INSTRUCTIONS FOR THE TASK:
"Answer: 30856/5 ≈ 6171.2" appears in one line of the records below. Output that line and each one after it, exactly, through the last line.

____ GIVEN ENTRIES

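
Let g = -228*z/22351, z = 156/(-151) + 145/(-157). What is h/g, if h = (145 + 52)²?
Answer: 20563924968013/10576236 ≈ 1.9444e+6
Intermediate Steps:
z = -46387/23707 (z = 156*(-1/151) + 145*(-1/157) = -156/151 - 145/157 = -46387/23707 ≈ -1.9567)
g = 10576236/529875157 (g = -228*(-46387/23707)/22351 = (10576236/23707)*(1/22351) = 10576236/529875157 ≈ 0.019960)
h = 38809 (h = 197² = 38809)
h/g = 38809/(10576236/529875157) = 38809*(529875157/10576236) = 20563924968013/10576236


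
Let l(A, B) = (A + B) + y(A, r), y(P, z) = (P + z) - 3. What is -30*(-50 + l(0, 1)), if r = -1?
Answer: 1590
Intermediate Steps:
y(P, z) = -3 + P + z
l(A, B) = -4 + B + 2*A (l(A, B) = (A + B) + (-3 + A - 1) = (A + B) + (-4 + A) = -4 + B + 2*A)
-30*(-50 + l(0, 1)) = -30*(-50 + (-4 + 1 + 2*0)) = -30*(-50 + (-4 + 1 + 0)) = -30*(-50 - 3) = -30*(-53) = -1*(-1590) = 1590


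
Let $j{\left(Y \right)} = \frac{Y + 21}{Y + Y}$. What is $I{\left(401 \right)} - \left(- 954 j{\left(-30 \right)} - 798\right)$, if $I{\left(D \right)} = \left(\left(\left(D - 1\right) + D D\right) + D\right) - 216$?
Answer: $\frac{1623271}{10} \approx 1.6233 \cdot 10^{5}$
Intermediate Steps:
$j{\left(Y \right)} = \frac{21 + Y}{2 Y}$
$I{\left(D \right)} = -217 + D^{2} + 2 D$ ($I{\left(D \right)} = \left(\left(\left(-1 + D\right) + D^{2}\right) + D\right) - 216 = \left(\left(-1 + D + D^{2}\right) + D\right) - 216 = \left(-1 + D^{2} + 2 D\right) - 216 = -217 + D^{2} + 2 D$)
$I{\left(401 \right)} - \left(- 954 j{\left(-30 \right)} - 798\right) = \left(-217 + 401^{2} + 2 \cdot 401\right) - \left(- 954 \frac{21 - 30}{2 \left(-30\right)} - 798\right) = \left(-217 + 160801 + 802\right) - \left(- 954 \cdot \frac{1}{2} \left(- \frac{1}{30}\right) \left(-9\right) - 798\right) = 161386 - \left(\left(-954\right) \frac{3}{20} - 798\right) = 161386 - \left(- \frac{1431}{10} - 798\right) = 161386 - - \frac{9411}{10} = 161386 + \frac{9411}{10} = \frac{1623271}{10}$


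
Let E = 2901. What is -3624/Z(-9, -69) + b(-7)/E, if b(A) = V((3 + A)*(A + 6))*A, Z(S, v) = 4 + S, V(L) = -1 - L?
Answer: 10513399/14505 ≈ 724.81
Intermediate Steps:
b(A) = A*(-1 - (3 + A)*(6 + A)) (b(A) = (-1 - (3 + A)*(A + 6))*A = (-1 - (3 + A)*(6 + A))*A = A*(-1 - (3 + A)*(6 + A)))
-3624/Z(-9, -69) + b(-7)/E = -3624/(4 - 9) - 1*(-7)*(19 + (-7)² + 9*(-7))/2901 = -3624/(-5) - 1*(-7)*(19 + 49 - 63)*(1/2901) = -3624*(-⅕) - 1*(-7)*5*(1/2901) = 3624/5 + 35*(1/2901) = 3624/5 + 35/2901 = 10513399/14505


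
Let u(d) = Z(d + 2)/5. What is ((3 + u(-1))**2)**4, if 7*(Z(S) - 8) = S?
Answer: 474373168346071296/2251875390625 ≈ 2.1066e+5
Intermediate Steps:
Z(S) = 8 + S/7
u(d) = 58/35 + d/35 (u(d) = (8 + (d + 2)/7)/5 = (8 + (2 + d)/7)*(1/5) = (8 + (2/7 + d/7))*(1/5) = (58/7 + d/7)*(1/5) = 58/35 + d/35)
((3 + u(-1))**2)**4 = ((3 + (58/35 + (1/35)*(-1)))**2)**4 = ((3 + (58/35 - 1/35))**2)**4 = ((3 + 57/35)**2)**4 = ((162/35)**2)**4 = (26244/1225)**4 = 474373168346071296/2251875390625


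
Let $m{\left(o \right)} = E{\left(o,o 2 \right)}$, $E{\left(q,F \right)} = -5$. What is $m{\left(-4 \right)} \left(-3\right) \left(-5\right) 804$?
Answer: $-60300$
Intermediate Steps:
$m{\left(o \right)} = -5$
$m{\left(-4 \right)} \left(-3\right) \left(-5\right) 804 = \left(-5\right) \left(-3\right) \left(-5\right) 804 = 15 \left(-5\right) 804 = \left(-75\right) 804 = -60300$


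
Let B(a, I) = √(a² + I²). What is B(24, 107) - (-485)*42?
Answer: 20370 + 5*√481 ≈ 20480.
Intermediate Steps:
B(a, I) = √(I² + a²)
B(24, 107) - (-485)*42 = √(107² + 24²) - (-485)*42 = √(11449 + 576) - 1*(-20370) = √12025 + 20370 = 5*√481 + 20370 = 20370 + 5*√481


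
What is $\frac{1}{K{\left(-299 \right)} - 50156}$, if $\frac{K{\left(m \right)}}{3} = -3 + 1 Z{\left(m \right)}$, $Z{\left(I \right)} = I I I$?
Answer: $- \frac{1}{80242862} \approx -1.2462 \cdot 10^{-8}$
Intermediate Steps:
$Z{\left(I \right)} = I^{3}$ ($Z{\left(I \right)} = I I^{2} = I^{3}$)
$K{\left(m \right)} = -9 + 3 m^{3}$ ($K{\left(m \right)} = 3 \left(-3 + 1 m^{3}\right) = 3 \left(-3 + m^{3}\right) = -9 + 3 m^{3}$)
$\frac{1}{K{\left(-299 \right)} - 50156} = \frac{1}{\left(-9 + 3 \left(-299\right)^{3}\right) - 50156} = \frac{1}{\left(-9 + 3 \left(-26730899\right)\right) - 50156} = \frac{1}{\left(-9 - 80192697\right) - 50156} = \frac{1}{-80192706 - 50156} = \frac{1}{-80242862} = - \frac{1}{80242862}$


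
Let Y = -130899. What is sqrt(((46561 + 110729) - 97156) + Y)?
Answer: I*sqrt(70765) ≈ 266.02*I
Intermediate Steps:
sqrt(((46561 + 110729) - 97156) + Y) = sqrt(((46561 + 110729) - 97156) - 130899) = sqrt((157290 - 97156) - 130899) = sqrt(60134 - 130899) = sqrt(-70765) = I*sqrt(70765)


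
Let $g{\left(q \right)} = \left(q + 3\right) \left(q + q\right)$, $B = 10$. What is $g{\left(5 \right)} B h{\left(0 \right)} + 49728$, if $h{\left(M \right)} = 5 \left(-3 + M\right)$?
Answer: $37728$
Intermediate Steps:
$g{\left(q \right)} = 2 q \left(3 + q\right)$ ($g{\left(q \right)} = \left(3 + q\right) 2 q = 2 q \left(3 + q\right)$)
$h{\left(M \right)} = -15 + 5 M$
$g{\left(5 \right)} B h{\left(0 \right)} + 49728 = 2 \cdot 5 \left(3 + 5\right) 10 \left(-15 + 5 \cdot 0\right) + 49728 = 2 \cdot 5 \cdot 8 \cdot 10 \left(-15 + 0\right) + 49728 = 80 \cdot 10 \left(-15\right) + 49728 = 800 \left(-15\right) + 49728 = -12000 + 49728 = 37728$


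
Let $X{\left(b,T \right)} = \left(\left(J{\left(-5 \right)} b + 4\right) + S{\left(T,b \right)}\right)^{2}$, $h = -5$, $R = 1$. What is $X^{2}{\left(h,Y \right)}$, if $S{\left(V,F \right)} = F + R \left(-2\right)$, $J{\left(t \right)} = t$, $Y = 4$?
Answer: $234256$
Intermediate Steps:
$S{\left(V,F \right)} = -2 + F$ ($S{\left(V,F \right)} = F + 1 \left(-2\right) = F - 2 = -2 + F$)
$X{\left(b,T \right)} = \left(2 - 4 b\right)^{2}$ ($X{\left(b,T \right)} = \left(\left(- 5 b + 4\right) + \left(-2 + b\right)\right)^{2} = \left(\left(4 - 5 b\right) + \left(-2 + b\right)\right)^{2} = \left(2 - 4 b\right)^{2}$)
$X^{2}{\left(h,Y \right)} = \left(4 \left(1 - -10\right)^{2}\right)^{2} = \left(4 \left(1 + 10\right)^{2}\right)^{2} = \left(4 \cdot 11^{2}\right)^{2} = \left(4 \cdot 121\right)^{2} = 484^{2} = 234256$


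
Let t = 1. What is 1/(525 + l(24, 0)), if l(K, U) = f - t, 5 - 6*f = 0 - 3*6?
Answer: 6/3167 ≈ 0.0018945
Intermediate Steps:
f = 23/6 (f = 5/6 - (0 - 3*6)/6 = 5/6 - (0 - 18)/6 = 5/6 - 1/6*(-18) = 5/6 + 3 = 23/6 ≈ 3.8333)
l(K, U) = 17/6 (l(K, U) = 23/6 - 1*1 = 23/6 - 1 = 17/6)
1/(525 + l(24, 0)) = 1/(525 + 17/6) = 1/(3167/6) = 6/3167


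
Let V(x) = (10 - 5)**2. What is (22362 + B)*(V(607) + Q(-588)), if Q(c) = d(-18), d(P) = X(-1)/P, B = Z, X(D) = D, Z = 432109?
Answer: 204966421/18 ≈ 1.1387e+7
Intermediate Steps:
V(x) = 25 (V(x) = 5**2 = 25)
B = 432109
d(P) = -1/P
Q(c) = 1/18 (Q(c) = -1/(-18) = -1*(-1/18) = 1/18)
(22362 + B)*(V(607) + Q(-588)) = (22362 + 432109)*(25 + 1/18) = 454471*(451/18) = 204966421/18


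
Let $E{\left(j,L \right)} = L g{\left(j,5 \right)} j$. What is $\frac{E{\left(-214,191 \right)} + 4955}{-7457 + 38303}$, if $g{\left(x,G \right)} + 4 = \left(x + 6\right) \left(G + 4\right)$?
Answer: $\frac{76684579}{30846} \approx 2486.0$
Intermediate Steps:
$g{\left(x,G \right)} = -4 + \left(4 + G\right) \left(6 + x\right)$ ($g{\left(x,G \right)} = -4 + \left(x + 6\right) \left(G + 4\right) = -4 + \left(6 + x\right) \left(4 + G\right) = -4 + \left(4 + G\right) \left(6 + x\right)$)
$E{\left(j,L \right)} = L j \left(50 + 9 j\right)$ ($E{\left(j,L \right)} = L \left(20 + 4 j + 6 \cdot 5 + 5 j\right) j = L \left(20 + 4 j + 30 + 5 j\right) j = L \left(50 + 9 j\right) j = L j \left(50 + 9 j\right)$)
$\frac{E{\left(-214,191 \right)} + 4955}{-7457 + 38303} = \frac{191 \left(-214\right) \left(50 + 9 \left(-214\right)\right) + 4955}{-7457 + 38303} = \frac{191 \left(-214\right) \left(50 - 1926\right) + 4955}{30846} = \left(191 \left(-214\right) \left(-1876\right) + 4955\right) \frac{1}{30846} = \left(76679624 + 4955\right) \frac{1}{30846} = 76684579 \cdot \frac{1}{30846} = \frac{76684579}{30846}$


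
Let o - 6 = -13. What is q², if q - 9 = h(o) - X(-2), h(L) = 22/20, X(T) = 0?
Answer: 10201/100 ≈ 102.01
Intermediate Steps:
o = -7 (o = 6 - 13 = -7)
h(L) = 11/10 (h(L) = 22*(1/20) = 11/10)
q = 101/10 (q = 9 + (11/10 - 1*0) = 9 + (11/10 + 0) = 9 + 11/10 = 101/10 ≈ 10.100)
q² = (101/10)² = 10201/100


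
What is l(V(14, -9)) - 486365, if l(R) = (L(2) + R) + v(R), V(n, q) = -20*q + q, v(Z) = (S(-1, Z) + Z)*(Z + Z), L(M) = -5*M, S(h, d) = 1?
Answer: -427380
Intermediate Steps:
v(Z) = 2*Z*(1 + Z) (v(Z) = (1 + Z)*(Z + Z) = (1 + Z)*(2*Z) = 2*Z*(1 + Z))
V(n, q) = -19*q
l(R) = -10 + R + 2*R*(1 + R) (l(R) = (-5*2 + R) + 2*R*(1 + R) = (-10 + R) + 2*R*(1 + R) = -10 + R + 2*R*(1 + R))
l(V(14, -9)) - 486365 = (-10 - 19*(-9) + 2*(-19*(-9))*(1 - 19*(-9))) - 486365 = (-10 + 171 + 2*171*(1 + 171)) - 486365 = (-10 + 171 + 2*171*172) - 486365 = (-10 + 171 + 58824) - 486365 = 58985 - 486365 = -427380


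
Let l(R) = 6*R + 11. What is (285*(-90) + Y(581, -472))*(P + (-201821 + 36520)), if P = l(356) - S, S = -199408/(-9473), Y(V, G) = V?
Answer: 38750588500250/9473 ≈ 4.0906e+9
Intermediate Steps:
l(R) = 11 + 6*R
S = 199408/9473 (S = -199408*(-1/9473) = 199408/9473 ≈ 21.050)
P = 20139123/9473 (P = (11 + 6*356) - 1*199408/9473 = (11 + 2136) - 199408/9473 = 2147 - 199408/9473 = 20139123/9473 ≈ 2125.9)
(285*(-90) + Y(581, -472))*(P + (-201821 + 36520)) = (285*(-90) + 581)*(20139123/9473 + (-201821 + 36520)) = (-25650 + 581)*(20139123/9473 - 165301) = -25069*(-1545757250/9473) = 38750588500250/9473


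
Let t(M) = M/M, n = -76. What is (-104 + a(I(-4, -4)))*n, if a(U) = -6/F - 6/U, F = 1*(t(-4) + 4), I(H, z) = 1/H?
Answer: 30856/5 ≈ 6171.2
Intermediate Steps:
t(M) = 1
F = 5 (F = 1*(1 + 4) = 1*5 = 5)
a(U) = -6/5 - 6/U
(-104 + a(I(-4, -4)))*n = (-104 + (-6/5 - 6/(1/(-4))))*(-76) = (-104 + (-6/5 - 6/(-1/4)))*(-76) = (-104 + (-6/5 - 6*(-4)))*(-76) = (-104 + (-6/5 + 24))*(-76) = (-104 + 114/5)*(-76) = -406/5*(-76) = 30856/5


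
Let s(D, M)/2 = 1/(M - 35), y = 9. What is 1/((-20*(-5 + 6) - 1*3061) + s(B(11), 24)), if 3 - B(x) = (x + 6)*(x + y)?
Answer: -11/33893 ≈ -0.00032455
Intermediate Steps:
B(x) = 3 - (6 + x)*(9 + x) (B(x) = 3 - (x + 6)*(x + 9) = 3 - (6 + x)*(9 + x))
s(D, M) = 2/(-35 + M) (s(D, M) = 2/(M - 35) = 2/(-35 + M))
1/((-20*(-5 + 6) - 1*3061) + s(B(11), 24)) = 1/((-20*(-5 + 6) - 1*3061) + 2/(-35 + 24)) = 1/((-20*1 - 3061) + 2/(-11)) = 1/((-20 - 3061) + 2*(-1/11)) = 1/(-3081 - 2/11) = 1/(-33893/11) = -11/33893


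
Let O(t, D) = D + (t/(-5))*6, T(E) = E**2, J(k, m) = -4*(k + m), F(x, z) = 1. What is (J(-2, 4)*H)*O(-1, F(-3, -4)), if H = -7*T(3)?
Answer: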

________

OUTPUT OF THE EXERCISE:
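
Answer: 30856/5 ≈ 6171.2
Intermediate Steps:
t(M) = 1
F = 5 (F = 1*(1 + 4) = 1*5 = 5)
a(U) = -6/5 - 6/U
(-104 + a(I(-4, -4)))*n = (-104 + (-6/5 - 6/(1/(-4))))*(-76) = (-104 + (-6/5 - 6/(-1/4)))*(-76) = (-104 + (-6/5 - 6*(-4)))*(-76) = (-104 + (-6/5 + 24))*(-76) = (-104 + 114/5)*(-76) = -406/5*(-76) = 30856/5


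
Let s(D, M)/2 = 1/(M - 35), y = 9. What is 1/((-20*(-5 + 6) - 1*3061) + s(B(11), 24)), if 3 - B(x) = (x + 6)*(x + y)?
Answer: -11/33893 ≈ -0.00032455
Intermediate Steps:
B(x) = 3 - (6 + x)*(9 + x) (B(x) = 3 - (x + 6)*(x + 9) = 3 - (6 + x)*(9 + x))
s(D, M) = 2/(-35 + M) (s(D, M) = 2/(M - 35) = 2/(-35 + M))
1/((-20*(-5 + 6) - 1*3061) + s(B(11), 24)) = 1/((-20*(-5 + 6) - 1*3061) + 2/(-35 + 24)) = 1/((-20*1 - 3061) + 2/(-11)) = 1/((-20 - 3061) + 2*(-1/11)) = 1/(-3081 - 2/11) = 1/(-33893/11) = -11/33893


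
Let O(t, D) = D + (t/(-5))*6, T(E) = E**2, J(k, m) = -4*(k + m), F(x, z) = 1. What is (J(-2, 4)*H)*O(-1, F(-3, -4)), if H = -7*T(3)?
Answer: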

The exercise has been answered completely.